What is expected —
The line containing "In Crystal Saga, a" marks the start, and the last line of the records below marks the end. Print that run exactly and nothing else.

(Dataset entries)
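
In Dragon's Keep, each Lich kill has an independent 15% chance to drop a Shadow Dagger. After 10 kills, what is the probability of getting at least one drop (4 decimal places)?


P(at least one) = 1 - P(none) = 1 - (1-p)^n
p = 15/100 = 0.15
1 - p = 0.85
(1 - p)^10 = 0.85^10 = 0.196874
P(at least one) = 1 - 0.196874 = 0.8031

0.8031


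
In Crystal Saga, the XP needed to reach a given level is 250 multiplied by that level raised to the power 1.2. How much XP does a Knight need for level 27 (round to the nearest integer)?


XP = 250 * level^1.2
Substitute level = 27:
XP = 250 * 27^1.2
= 250 * 52.1959
= 13049

13049 XP


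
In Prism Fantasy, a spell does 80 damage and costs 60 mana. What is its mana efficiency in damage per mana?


Efficiency = damage / mana
= 80 / 60
= 1.33

1.33 dmg/mana


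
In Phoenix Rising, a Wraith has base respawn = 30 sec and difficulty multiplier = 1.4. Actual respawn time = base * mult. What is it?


Respawn time = base * multiplier
= 30 * 1.4
= 42.0 seconds

42.0 seconds


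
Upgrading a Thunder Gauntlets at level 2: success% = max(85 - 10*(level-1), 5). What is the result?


raw_rate = 85 - 10 * (2 - 1)
= 85 - 10 * 1
= 85 - 10
= 75
Apply floor: max(75, 5) = 75%

75%


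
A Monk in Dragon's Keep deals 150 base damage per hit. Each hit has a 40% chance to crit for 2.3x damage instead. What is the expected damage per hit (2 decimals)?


E[dmg] = base * (1 + crit_chance * (crit_mult - 1))
cc as decimal = 40/100 = 0.4
cm - 1 = 2.3 - 1 = 1.3
Bonus factor = 0.4 * 1.3 = 0.52
Total multiplier = 1 + 0.52 = 1.52
Expected damage = 150 * 1.52 = 228.00

228.00 damage


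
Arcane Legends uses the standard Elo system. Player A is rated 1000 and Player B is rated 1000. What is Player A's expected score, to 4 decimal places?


Elo expected score: Ea = 1/(1 + 10^((Rb-Ra)/400))
Rb - Ra = 1000 - 1000 = 0
(Rb-Ra)/400 = 0/400 = 0.0
10^0.0 = 1.0
Ea = 1/(1 + 1.0) = 1/2.0 = 0.5000

0.5000


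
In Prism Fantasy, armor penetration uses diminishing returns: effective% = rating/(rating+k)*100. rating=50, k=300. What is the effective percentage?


effective% = rating / (rating + k) * 100
= 50 / (50 + 300) * 100
= 50 / 350 * 100
= 0.142857 * 100
= 14.29%

14.29%


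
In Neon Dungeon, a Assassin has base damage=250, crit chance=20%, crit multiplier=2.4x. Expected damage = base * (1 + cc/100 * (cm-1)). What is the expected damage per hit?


E[dmg] = base * (1 + crit_chance * (crit_mult - 1))
cc as decimal = 20/100 = 0.2
cm - 1 = 2.4 - 1 = 1.4
Bonus factor = 0.2 * 1.4 = 0.28
Total multiplier = 1 + 0.28 = 1.28
Expected damage = 250 * 1.28 = 320.00

320.00 damage


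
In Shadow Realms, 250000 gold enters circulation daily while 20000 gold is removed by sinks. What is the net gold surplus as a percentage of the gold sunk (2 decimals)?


Net gold = 250000 - 20000 = 230000
Inflation rate = net / sunk * 100 = 230000 / 20000 * 100
= 11.5 * 100
= 1150.00%

1150.00%


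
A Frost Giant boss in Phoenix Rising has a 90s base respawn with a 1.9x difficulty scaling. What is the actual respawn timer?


Respawn time = base * multiplier
= 90 * 1.9
= 171.0 seconds

171.0 seconds


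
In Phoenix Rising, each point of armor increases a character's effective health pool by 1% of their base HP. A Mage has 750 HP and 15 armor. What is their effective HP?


EHP = 750 * (1 + 15/100)
= 750 * (1 + 0.15)
= 750 * 1.15
= 862.5

862.5 EHP


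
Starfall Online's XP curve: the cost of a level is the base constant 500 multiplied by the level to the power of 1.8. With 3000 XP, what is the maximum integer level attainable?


XP = 500 * level^1.8, so level = (XP / 500)^(1/1.8)
= (3000 / 500)^(1/1.8)
= 6.0^0.5556
= 2.7059
Floor: level = 2

level 2


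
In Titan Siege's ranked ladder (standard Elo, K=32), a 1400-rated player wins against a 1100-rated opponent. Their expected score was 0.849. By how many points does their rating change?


Elo update: delta = K * (S - Ea), where S = 1 (wins)
S - Ea = 1 - 0.849 = 0.151
Rating change = 32 * 0.151
= 4.83

4.83 rating points


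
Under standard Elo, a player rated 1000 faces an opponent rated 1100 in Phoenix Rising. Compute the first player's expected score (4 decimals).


Elo expected score: Ea = 1/(1 + 10^((Rb-Ra)/400))
Rb - Ra = 1100 - 1000 = 100
(Rb-Ra)/400 = 100/400 = 0.25
10^0.25 = 1.778279
Ea = 1/(1 + 1.778279) = 1/2.778279 = 0.3599

0.3599


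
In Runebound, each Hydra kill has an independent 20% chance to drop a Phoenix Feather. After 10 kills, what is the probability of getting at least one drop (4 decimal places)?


P(at least one) = 1 - P(none) = 1 - (1-p)^n
p = 20/100 = 0.2
1 - p = 0.8
(1 - p)^10 = 0.8^10 = 0.107374
P(at least one) = 1 - 0.107374 = 0.8926

0.8926


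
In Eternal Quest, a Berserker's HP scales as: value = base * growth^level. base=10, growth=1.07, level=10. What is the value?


value = base * growth^level
= 10 * 1.07^10
= 10 * 1.967151
= 19.67

19.67 HP


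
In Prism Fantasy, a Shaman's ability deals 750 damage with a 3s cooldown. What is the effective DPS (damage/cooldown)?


DPS = damage / cooldown
= 750 / 3
= 250.00

250.00 DPS


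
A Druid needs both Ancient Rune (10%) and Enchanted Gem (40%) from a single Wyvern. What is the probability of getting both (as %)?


For independent events, P(both) = P(A) * P(B)
= 10% * 40%
= 400 / 100 %
= 4.0%

4.0%


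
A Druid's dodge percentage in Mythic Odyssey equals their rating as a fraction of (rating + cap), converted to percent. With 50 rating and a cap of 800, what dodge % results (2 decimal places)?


dodge% = 50 / (50 + 800) * 100
= 50 / 850 * 100
= 0.058824 * 100
= 5.88%

5.88%


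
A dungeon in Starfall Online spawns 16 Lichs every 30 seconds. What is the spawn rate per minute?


Spawns per minute = count * (60 / interval)
= 16 * (60 / 30)
= 16 * 2.0
= 32.0

32.0 per minute


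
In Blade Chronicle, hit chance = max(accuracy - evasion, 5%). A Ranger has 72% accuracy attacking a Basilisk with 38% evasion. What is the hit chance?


accuracy - evasion = 72 - 38 = 34
Apply floor: max(34, 5) = 34
Hit chance = 34%

34%


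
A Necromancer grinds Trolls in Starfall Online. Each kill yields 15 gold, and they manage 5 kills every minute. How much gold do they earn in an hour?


Gold per minute = 15 * 5 = 75
Gold per hour = 75 * 60 = 4500

4500 gold/hour


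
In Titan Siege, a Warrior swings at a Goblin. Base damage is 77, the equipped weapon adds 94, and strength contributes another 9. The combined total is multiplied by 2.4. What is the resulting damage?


Sum base + weapon + str = 77 + 94 + 9 = 180
Multiply by 2.4:
180 * 2.4 = 432.0

432.0 damage


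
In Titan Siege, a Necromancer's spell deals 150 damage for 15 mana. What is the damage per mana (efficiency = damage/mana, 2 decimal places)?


Efficiency = damage / mana
= 150 / 15
= 10.00

10.00 dmg/mana


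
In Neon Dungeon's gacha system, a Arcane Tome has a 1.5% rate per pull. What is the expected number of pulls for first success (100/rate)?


Expected pulls for a geometric distribution = 1/p = 100 / rate%
= 100 / 1.5
= 66.67

66.67 pulls


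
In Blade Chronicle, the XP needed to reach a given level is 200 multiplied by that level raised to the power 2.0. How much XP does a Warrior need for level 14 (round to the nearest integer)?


XP = 200 * level^2.0
Substitute level = 14:
XP = 200 * 14^2.0
= 200 * 196.0
= 39200

39200 XP


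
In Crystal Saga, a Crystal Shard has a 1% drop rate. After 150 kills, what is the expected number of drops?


Expected drops = kills * (drop_rate / 100)
= 150 * (1 / 100)
= 150 * 0.01
= 1.5

1.5 drops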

Response box —
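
In Crystal Saga, a Crystal Shard has a 1% drop rate. After 150 kills, what is the expected number of drops?


Expected drops = kills * (drop_rate / 100)
= 150 * (1 / 100)
= 150 * 0.01
= 1.5

1.5 drops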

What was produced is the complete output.